▶ [Instructions for the task]:
Find the line with "The saturation concentration" and the line with "L = 201 mg/L" in the entries below; output exactly those two lines, every line between them, and no others.

▶ [Extracted entries]:
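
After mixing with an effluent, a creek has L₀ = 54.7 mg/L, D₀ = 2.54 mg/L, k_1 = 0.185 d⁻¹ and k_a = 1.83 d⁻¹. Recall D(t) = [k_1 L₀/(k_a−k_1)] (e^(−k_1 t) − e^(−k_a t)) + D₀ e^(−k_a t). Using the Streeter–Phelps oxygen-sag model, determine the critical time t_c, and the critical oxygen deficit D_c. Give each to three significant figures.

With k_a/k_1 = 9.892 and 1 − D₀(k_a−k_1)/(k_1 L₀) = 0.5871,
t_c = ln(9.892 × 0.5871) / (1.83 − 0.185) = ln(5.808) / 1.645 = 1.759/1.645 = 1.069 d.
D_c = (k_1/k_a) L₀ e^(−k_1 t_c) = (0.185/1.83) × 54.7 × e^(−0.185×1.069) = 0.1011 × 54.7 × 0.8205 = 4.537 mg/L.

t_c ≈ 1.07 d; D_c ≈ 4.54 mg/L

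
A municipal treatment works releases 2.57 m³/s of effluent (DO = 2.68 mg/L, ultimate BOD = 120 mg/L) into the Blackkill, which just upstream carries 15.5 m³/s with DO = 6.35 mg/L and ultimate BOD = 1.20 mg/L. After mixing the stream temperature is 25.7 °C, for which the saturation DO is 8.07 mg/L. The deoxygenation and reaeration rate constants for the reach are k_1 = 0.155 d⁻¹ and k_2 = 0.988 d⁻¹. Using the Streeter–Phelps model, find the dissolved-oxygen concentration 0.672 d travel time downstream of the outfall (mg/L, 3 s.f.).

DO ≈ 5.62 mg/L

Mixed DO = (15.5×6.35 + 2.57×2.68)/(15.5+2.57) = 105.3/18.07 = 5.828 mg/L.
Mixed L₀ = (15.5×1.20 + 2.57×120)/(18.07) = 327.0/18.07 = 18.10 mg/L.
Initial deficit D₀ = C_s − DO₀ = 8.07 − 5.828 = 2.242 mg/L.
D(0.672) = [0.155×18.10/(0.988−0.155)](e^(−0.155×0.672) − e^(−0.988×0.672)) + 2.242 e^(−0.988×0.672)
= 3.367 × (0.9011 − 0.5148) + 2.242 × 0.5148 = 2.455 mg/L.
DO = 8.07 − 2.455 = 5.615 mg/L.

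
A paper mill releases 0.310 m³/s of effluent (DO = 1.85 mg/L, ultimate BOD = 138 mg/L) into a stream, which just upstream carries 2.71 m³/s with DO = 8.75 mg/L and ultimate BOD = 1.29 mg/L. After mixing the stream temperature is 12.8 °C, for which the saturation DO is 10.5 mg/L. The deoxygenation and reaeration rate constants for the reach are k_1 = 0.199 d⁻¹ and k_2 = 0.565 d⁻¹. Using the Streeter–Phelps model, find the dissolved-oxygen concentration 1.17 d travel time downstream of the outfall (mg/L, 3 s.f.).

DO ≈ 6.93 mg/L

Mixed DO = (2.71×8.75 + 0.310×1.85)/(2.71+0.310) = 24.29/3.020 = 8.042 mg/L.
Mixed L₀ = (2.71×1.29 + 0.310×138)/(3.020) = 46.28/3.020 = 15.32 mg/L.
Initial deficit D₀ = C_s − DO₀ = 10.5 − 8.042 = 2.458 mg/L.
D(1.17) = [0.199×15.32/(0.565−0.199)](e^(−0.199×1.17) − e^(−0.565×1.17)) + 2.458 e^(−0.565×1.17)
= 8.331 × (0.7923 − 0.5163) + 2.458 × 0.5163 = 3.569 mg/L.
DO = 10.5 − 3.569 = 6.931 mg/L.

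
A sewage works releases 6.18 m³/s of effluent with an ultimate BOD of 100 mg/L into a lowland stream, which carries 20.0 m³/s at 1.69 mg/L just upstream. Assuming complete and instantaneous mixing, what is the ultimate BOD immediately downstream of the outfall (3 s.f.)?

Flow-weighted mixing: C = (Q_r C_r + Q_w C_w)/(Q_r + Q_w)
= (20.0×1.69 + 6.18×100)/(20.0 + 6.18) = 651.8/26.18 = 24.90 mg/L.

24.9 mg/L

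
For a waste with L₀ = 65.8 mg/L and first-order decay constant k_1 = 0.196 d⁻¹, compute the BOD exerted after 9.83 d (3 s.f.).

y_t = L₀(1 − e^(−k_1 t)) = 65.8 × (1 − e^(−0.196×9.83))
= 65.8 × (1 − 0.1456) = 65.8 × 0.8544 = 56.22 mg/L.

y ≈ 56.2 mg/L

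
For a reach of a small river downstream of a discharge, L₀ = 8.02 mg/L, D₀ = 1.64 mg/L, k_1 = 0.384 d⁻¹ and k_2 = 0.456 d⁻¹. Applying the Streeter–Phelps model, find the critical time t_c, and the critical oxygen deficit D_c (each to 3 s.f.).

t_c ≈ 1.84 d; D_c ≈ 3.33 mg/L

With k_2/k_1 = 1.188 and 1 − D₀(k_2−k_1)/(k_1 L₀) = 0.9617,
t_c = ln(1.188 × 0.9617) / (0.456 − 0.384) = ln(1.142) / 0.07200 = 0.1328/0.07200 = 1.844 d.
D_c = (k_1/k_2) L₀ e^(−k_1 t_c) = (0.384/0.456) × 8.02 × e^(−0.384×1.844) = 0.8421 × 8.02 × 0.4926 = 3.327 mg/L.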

* * *

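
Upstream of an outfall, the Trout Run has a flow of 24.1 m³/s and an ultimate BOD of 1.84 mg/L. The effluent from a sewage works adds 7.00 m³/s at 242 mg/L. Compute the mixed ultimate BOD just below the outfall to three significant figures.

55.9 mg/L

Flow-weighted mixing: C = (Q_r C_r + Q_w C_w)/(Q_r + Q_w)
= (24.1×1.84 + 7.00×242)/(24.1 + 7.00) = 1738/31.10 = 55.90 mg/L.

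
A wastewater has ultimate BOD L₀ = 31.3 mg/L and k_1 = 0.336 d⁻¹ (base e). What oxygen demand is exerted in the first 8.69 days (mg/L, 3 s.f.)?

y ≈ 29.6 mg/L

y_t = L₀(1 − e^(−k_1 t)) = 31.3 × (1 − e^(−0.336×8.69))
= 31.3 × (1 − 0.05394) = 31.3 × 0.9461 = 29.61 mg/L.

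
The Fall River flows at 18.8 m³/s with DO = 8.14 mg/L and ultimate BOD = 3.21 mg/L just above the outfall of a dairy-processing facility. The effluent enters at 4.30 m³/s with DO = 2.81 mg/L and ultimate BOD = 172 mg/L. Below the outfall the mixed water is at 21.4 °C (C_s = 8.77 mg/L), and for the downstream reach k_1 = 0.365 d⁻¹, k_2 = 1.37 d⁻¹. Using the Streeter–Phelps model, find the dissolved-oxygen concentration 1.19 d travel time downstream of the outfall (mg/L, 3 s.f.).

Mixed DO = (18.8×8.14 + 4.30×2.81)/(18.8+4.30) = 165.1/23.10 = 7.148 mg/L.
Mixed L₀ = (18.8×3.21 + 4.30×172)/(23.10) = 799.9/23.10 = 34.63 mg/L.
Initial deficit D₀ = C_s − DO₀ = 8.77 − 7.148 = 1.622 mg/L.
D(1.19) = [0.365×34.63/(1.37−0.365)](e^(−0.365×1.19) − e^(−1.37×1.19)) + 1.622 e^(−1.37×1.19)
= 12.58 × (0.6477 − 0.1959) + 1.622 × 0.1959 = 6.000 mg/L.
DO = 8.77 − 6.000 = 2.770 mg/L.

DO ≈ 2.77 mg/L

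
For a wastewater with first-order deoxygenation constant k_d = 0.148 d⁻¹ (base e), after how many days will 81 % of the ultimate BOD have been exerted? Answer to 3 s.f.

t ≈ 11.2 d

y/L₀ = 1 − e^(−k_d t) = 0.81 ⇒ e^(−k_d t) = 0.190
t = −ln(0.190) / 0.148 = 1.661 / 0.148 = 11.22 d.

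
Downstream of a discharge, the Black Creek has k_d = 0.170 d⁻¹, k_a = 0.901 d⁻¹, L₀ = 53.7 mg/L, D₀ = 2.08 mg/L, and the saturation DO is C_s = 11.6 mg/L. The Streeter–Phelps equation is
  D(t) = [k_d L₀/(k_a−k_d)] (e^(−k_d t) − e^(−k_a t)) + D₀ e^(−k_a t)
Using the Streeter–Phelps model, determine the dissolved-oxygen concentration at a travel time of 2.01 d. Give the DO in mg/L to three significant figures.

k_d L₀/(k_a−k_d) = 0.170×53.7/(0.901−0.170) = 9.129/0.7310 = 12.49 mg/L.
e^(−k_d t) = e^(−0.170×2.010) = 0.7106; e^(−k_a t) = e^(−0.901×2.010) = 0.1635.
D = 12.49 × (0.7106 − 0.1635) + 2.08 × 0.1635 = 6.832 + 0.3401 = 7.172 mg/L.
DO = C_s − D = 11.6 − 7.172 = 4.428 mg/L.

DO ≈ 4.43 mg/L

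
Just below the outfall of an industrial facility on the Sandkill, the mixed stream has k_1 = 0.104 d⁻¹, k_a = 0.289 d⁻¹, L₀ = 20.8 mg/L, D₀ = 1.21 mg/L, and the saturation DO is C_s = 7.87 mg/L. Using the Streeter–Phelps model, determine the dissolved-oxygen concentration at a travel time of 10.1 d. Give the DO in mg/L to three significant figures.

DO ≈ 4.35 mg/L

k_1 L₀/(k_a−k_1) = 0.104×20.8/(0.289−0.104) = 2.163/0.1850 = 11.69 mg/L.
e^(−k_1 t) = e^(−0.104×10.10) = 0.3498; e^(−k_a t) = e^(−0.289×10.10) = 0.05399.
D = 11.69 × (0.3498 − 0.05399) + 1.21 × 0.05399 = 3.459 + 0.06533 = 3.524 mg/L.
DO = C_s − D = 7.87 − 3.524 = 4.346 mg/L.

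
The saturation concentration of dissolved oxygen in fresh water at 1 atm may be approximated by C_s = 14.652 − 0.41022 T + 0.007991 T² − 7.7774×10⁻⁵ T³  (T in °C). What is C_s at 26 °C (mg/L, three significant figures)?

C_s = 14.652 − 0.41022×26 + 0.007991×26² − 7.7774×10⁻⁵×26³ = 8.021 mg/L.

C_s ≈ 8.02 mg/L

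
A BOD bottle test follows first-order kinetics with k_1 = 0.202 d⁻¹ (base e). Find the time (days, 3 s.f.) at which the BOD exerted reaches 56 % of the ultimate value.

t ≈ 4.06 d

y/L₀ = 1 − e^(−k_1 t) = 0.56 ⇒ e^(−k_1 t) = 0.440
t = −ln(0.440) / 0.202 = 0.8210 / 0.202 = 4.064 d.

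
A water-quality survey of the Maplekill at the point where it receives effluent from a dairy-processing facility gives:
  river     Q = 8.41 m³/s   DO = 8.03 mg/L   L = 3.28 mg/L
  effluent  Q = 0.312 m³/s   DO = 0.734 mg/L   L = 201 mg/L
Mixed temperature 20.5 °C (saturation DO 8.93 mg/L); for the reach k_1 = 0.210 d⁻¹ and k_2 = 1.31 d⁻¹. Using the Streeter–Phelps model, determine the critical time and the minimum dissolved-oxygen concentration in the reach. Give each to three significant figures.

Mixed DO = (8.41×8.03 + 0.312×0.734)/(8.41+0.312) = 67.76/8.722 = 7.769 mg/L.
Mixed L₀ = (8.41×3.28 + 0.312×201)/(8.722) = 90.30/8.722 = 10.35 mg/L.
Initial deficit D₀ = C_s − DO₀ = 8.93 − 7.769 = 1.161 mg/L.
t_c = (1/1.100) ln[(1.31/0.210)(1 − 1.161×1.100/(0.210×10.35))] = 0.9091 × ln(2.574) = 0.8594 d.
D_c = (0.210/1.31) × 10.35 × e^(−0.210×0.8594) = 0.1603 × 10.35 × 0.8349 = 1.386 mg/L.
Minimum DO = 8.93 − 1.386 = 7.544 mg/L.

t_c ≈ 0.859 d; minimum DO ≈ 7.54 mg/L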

▶ [Response area]:
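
The saturation concentration of dissolved oxygen in fresh water at 1 atm may be approximated by C_s = 14.652 − 0.41022 T + 0.007991 T² − 7.7774×10⁻⁵ T³  (T in °C). What is C_s at 26 °C (mg/L, three significant figures)?

C_s = 14.652 − 0.41022×26 + 0.007991×26² − 7.7774×10⁻⁵×26³ = 8.021 mg/L.

C_s ≈ 8.02 mg/L

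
A BOD bottle test follows first-order kinetics with k_1 = 0.202 d⁻¹ (base e). Find the time (days, 3 s.f.) at which the BOD exerted reaches 56 % of the ultimate value.

t ≈ 4.06 d

y/L₀ = 1 − e^(−k_1 t) = 0.56 ⇒ e^(−k_1 t) = 0.440
t = −ln(0.440) / 0.202 = 0.8210 / 0.202 = 4.064 d.

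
A water-quality survey of the Maplekill at the point where it receives effluent from a dairy-processing facility gives:
  river     Q = 8.41 m³/s   DO = 8.03 mg/L   L = 3.28 mg/L
  effluent  Q = 0.312 m³/s   DO = 0.734 mg/L   L = 201 mg/L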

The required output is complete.